▸ SUPPLIED MATERIAL
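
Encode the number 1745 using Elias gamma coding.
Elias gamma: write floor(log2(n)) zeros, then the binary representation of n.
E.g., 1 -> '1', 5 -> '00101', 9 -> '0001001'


num_bits = floor(log2(1745)) + 1 = 11
leading_zeros = num_bits - 1 = 10
binary(1745) = 11011010001

Elias gamma(1745) = '0000000000' + '11011010001' = 000000000011011010001 (21 bits)


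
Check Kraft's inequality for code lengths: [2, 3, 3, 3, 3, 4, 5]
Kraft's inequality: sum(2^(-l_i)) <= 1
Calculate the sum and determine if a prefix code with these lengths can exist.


Sum = 2^(-2) + 2^(-3) + 2^(-3) + 2^(-3) + 2^(-3) + 2^(-4) + 2^(-5)
    = 0.25 + 0.125 + 0.125 + 0.125 + 0.125 + 0.0625 + 0.03125
    = 27/32 = 0.84375
Since 0.84375 <= 1, Kraft's inequality IS satisfied.
A prefix code with these lengths CAN exist.

Kraft sum = 0.84375. Satisfied.


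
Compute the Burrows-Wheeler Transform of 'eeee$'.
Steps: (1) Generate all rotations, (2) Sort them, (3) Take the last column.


Rotations (sorted):
  0: $eeee -> last char: e
  1: e$eee -> last char: e
  2: ee$ee -> last char: e
  3: eee$e -> last char: e
  4: eeee$ -> last char: $


BWT = eeee$


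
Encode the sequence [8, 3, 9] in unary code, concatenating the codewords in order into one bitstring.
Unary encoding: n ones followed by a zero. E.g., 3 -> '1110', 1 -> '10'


Encode each number as n ones followed by a terminating 0:
  8 -> 111111110 (9 bits)
  3 -> 1110 (4 bits)
  9 -> 1111111110 (10 bits)
Total length = 9 + 4 + 10 = 23 bits.

Unary([8, 3, 9]) = 11111111011101111111110 (23 bits)


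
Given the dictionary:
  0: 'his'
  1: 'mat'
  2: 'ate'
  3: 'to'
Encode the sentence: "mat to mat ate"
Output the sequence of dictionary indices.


Look up each word in the dictionary:
  'mat' -> 1
  'to' -> 3
  'mat' -> 1
  'ate' -> 2

Encoded: [1, 3, 1, 2]


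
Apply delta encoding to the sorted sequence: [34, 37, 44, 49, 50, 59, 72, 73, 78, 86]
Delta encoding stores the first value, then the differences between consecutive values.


First value: 34
Deltas:
  37 - 34 = 3
  44 - 37 = 7
  49 - 44 = 5
  50 - 49 = 1
  59 - 50 = 9
  72 - 59 = 13
  73 - 72 = 1
  78 - 73 = 5
  86 - 78 = 8


Delta encoded: [34, 3, 7, 5, 1, 9, 13, 1, 5, 8]


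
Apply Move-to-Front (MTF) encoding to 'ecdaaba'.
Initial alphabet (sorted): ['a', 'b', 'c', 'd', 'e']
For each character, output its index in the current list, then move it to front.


MTF encoding:
'e': index 4 in ['a', 'b', 'c', 'd', 'e'] -> ['e', 'a', 'b', 'c', 'd']
'c': index 3 in ['e', 'a', 'b', 'c', 'd'] -> ['c', 'e', 'a', 'b', 'd']
'd': index 4 in ['c', 'e', 'a', 'b', 'd'] -> ['d', 'c', 'e', 'a', 'b']
'a': index 3 in ['d', 'c', 'e', 'a', 'b'] -> ['a', 'd', 'c', 'e', 'b']
'a': index 0 in ['a', 'd', 'c', 'e', 'b'] -> ['a', 'd', 'c', 'e', 'b']
'b': index 4 in ['a', 'd', 'c', 'e', 'b'] -> ['b', 'a', 'd', 'c', 'e']
'a': index 1 in ['b', 'a', 'd', 'c', 'e'] -> ['a', 'b', 'd', 'c', 'e']


Output: [4, 3, 4, 3, 0, 4, 1]


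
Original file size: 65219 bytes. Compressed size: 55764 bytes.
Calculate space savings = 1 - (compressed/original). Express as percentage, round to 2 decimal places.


ratio = compressed/original = 55764/65219 = 0.855027
savings = 1 - ratio = 1 - 0.855027 = 0.144973
as a percentage: 0.144973 * 100 = 14.5%

Space savings = 1 - 55764/65219 = 14.5%


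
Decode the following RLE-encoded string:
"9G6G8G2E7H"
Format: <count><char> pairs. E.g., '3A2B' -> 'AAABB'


Expanding each <count><char> pair:
  9G -> 'GGGGGGGGG'
  6G -> 'GGGGGG'
  8G -> 'GGGGGGGG'
  2E -> 'EE'
  7H -> 'HHHHHHH'

Decoded = GGGGGGGGGGGGGGGGGGGGGGGEEHHHHHHH


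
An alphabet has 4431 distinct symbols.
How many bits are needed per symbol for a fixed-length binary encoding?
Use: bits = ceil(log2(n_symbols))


log2(4431) = 12.1134
Bracket: 2^12 = 4096 < 4431 <= 2^13 = 8192
So ceil(log2(4431)) = 13

bits = ceil(log2(4431)) = ceil(12.1134) = 13 bits


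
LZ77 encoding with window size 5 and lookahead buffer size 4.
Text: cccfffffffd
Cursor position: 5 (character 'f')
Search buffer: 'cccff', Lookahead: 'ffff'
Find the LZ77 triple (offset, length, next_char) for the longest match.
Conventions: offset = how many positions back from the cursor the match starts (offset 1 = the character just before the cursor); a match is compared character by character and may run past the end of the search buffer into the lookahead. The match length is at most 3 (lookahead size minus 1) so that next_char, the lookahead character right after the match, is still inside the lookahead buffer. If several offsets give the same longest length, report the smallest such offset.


Try each offset into the search buffer:
  offset=1 (pos 4, char 'f'): match length 3
  offset=2 (pos 3, char 'f'): match length 3
  offset=3 (pos 2, char 'c'): match length 0
  offset=4 (pos 1, char 'c'): match length 0
  offset=5 (pos 0, char 'c'): match length 0
Longest match has length 3, found at offsets 1, 2; take the smallest, offset 1.
next_char = character at position 5 + 3 = 8 -> 'f'

Best match: offset=1, length=3 (matching 'fff' starting at position 4)
LZ77 triple: (1, 3, 'f')


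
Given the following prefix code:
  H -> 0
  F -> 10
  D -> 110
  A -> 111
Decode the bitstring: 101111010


Decoding step by step:
Bits 10 -> F
Bits 111 -> A
Bits 10 -> F
Bits 10 -> F


Decoded message: FAFF


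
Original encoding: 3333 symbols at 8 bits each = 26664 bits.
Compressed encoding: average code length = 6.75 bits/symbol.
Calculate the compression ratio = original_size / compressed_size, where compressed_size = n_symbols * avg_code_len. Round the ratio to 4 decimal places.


original_size = n_symbols * orig_bits = 3333 * 8 = 26664 bits
compressed_size = n_symbols * avg_code_len = 3333 * 6.75 = 22497.75 bits
ratio = original_size / compressed_size = 26664 / 22497.75 = 1.1852

Compression ratio = 1.1852


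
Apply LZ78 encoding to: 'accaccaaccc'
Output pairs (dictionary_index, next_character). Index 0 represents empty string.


LZ78 encoding steps:
Dictionary: {0: ''}
Step 1: w='' (idx 0), next='a' -> output (0, 'a'), add 'a' as idx 1
Step 2: w='' (idx 0), next='c' -> output (0, 'c'), add 'c' as idx 2
Step 3: w='c' (idx 2), next='a' -> output (2, 'a'), add 'ca' as idx 3
Step 4: w='c' (idx 2), next='c' -> output (2, 'c'), add 'cc' as idx 4
Step 5: w='a' (idx 1), next='a' -> output (1, 'a'), add 'aa' as idx 5
Step 6: w='cc' (idx 4), next='c' -> output (4, 'c'), add 'ccc' as idx 6


Encoded: [(0, 'a'), (0, 'c'), (2, 'a'), (2, 'c'), (1, 'a'), (4, 'c')]


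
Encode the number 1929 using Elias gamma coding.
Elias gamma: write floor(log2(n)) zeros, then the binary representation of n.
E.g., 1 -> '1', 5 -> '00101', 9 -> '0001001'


num_bits = floor(log2(1929)) + 1 = 11
leading_zeros = num_bits - 1 = 10
binary(1929) = 11110001001

Elias gamma(1929) = '0000000000' + '11110001001' = 000000000011110001001 (21 bits)


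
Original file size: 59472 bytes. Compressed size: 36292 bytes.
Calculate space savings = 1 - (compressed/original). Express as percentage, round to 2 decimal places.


ratio = compressed/original = 36292/59472 = 0.610237
savings = 1 - ratio = 1 - 0.610237 = 0.389763
as a percentage: 0.389763 * 100 = 38.98%

Space savings = 1 - 36292/59472 = 38.98%


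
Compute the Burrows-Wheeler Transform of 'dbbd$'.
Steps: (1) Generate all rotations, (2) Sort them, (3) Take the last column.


Rotations (sorted):
  0: $dbbd -> last char: d
  1: bbd$d -> last char: d
  2: bd$db -> last char: b
  3: d$dbb -> last char: b
  4: dbbd$ -> last char: $


BWT = ddbb$


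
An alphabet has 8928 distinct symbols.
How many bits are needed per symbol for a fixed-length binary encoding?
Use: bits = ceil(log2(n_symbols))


log2(8928) = 13.1241
Bracket: 2^13 = 8192 < 8928 <= 2^14 = 16384
So ceil(log2(8928)) = 14

bits = ceil(log2(8928)) = ceil(13.1241) = 14 bits


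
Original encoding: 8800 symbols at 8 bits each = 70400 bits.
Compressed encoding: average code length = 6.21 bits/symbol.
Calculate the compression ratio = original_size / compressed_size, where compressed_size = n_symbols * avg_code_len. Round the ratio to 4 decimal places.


original_size = n_symbols * orig_bits = 8800 * 8 = 70400 bits
compressed_size = n_symbols * avg_code_len = 8800 * 6.21 = 54648.0 bits
ratio = original_size / compressed_size = 70400 / 54648.0 = 1.2882

Compression ratio = 1.2882


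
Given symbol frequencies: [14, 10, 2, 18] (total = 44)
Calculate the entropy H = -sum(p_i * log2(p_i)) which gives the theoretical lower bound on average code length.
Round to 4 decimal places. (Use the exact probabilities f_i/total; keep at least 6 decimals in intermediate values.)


Per-symbol terms -p_i * log2(p_i) with p_i = f_i/44:
  p = 14/44 = 0.318182: log2(p) = -1.652077, -p*log2(p) = 0.525661
  p = 10/44 = 0.227273: log2(p) = -2.137504, -p*log2(p) = 0.485796
  p = 2/44 = 0.045455: log2(p) = -4.459432, -p*log2(p) = 0.202701
  p = 18/44 = 0.409091: log2(p) = -1.289507, -p*log2(p) = 0.527525
H = 0.525661 + 0.485796 + 0.202701 + 0.527525 = 1.741683

H = 1.7417 bits/symbol


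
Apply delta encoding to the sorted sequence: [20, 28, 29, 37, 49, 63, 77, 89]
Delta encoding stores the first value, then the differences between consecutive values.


First value: 20
Deltas:
  28 - 20 = 8
  29 - 28 = 1
  37 - 29 = 8
  49 - 37 = 12
  63 - 49 = 14
  77 - 63 = 14
  89 - 77 = 12


Delta encoded: [20, 8, 1, 8, 12, 14, 14, 12]


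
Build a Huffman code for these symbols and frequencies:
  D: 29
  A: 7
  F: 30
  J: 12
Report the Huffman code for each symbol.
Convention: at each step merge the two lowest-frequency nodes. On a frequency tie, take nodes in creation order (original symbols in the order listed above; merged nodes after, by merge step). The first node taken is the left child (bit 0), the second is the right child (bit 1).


Huffman tree construction:
Step 1: Merge A(7) + J(12) = 19
Step 2: Merge (A+J)(19) + D(29) = 48
Step 3: Merge F(30) + ((A+J)+D)(48) = 78
Read each symbol's code off the tree from the root (left child = 0, right child = 1).

Codes:
  D: 11 (length 2)
  A: 100 (length 3)
  F: 0 (length 1)
  J: 101 (length 3)
Average code length: 145/78 = 1.8590 bits/symbol


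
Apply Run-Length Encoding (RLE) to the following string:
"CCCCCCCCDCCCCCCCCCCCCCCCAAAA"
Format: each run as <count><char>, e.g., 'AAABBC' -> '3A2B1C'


Scanning runs left to right:
  i=0: run of 'C' x 8 -> '8C'
  i=8: run of 'D' x 1 -> '1D'
  i=9: run of 'C' x 15 -> '15C'
  i=24: run of 'A' x 4 -> '4A'

RLE = 8C1D15C4A


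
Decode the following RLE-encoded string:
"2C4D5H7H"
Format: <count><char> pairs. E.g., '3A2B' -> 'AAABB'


Expanding each <count><char> pair:
  2C -> 'CC'
  4D -> 'DDDD'
  5H -> 'HHHHH'
  7H -> 'HHHHHHH'

Decoded = CCDDDDHHHHHHHHHHHH


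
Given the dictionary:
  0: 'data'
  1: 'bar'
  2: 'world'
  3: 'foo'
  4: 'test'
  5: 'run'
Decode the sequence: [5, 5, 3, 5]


Look up each index in the dictionary:
  5 -> 'run'
  5 -> 'run'
  3 -> 'foo'
  5 -> 'run'

Decoded: "run run foo run"


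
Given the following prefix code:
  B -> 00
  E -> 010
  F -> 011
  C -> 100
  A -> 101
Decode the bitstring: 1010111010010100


Decoding step by step:
Bits 101 -> A
Bits 011 -> F
Bits 101 -> A
Bits 00 -> B
Bits 101 -> A
Bits 00 -> B


Decoded message: AFABAB


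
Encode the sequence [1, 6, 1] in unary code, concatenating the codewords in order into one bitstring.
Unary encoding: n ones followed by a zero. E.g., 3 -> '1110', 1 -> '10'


Encode each number as n ones followed by a terminating 0:
  1 -> 10 (2 bits)
  6 -> 1111110 (7 bits)
  1 -> 10 (2 bits)
Total length = 2 + 7 + 2 = 11 bits.

Unary([1, 6, 1]) = 10111111010 (11 bits)


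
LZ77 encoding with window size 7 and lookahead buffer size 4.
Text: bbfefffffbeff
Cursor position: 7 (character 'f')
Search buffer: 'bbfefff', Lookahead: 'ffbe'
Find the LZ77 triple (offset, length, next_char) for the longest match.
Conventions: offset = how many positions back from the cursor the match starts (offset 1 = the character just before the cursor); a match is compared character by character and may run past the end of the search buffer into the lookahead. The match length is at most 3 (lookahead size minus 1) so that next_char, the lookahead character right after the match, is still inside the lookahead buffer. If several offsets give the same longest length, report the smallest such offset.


Try each offset into the search buffer:
  offset=1 (pos 6, char 'f'): match length 2
  offset=2 (pos 5, char 'f'): match length 2
  offset=3 (pos 4, char 'f'): match length 2
  offset=4 (pos 3, char 'e'): match length 0
  offset=5 (pos 2, char 'f'): match length 1
  offset=6 (pos 1, char 'b'): match length 0
  offset=7 (pos 0, char 'b'): match length 0
Longest match has length 2, found at offsets 1, 2, 3; take the smallest, offset 1.
next_char = character at position 7 + 2 = 9 -> 'b'

Best match: offset=1, length=2 (matching 'ff' starting at position 6)
LZ77 triple: (1, 2, 'b')


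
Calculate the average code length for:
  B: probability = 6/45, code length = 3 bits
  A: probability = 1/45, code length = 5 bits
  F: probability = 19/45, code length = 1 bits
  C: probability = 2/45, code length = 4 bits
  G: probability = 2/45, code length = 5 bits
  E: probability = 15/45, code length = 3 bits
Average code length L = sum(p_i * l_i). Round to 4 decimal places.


Weighted contributions p_i * l_i:
  B: (6/45) * 3 = 18/45
  A: (1/45) * 5 = 5/45
  F: (19/45) * 1 = 19/45
  C: (2/45) * 4 = 8/45
  G: (2/45) * 5 = 10/45
  E: (15/45) * 3 = 45/45
Sum = (18 + 5 + 19 + 8 + 10 + 45)/45 = 105/45

L = 105/45 = 2.3333 bits/symbol


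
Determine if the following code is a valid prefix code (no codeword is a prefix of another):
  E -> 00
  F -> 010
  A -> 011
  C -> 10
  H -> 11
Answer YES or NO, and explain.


Checking each pair (does one codeword prefix another?):
  E='00' vs F='010': no prefix
  E='00' vs A='011': no prefix
  E='00' vs C='10': no prefix
  E='00' vs H='11': no prefix
  F='010' vs E='00': no prefix
  F='010' vs A='011': no prefix
  F='010' vs C='10': no prefix
  F='010' vs H='11': no prefix
  A='011' vs E='00': no prefix
  A='011' vs F='010': no prefix
  A='011' vs C='10': no prefix
  A='011' vs H='11': no prefix
  C='10' vs E='00': no prefix
  C='10' vs F='010': no prefix
  C='10' vs A='011': no prefix
  C='10' vs H='11': no prefix
  H='11' vs E='00': no prefix
  H='11' vs F='010': no prefix
  H='11' vs A='011': no prefix
  H='11' vs C='10': no prefix
No violation found over all pairs.

YES -- this is a valid prefix code. No codeword is a prefix of any other codeword.


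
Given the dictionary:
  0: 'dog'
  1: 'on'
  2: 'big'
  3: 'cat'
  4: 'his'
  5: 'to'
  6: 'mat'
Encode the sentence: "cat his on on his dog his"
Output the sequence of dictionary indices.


Look up each word in the dictionary:
  'cat' -> 3
  'his' -> 4
  'on' -> 1
  'on' -> 1
  'his' -> 4
  'dog' -> 0
  'his' -> 4

Encoded: [3, 4, 1, 1, 4, 0, 4]


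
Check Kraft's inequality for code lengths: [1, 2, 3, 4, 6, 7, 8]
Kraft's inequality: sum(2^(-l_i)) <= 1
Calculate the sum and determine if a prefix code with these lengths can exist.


Sum = 2^(-1) + 2^(-2) + 2^(-3) + 2^(-4) + 2^(-6) + 2^(-7) + 2^(-8)
    = 0.5 + 0.25 + 0.125 + 0.0625 + 0.015625 + 0.0078125 + 0.00390625
    = 247/256 = 0.96484375
Since 0.96484375 <= 1, Kraft's inequality IS satisfied.
A prefix code with these lengths CAN exist.

Kraft sum = 0.96484375. Satisfied.


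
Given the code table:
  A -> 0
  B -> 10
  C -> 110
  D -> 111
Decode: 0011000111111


Decoding:
0 -> A
0 -> A
110 -> C
0 -> A
0 -> A
111 -> D
111 -> D


Result: AACAADD


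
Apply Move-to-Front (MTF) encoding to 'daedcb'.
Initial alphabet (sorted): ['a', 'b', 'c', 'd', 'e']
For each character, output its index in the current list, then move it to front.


MTF encoding:
'd': index 3 in ['a', 'b', 'c', 'd', 'e'] -> ['d', 'a', 'b', 'c', 'e']
'a': index 1 in ['d', 'a', 'b', 'c', 'e'] -> ['a', 'd', 'b', 'c', 'e']
'e': index 4 in ['a', 'd', 'b', 'c', 'e'] -> ['e', 'a', 'd', 'b', 'c']
'd': index 2 in ['e', 'a', 'd', 'b', 'c'] -> ['d', 'e', 'a', 'b', 'c']
'c': index 4 in ['d', 'e', 'a', 'b', 'c'] -> ['c', 'd', 'e', 'a', 'b']
'b': index 4 in ['c', 'd', 'e', 'a', 'b'] -> ['b', 'c', 'd', 'e', 'a']


Output: [3, 1, 4, 2, 4, 4]


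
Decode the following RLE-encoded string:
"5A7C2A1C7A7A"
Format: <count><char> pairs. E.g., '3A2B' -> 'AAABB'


Expanding each <count><char> pair:
  5A -> 'AAAAA'
  7C -> 'CCCCCCC'
  2A -> 'AA'
  1C -> 'C'
  7A -> 'AAAAAAA'
  7A -> 'AAAAAAA'

Decoded = AAAAACCCCCCCAACAAAAAAAAAAAAAA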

▸ EXERCISE DIRECTIONS
Note every line of the entries in which "using" appears, and copy it down.

▸ WRITTEN SOLUTION
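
Encode the number 1745 using Elias gamma coding.
Encode the number 1929 using Elias gamma coding.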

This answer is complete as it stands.